Your objective: From the entries below, return only the lines starting at the one that contains "P = [3 0; 0 3]" and ending at the one that contains "After the update, the", exactly as they stand.

Dataset entries:
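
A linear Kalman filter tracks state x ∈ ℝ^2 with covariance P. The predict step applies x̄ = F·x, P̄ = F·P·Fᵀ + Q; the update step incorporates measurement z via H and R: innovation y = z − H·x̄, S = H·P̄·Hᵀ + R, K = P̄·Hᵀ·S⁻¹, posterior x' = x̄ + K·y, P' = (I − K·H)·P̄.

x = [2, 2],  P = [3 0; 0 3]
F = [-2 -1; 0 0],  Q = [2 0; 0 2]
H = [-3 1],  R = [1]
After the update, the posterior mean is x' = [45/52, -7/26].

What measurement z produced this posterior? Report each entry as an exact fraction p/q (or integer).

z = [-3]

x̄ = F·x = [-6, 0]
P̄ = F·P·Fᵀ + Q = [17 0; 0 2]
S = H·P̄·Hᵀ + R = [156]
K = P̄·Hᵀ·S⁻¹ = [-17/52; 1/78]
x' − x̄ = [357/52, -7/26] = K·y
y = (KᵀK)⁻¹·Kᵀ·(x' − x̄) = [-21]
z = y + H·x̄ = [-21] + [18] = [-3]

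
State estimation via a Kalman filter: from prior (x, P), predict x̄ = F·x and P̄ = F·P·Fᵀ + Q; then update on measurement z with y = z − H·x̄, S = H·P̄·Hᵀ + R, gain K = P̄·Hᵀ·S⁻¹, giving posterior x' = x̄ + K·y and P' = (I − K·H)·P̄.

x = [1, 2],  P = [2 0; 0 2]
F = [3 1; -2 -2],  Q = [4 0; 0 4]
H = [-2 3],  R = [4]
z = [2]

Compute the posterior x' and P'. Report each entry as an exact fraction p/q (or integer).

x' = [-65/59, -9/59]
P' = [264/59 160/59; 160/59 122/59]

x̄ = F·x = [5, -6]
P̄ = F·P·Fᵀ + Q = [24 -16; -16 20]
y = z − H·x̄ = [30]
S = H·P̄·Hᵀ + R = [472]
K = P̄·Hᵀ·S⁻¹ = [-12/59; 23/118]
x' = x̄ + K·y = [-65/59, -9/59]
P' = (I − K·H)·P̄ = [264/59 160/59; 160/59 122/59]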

Answer area:
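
x = [2, 2],  P = [3 0; 0 3]
F = [-2 -1; 0 0],  Q = [2 0; 0 2]
H = [-3 1],  R = [1]
After the update, the posterior mean is x' = [45/52, -7/26].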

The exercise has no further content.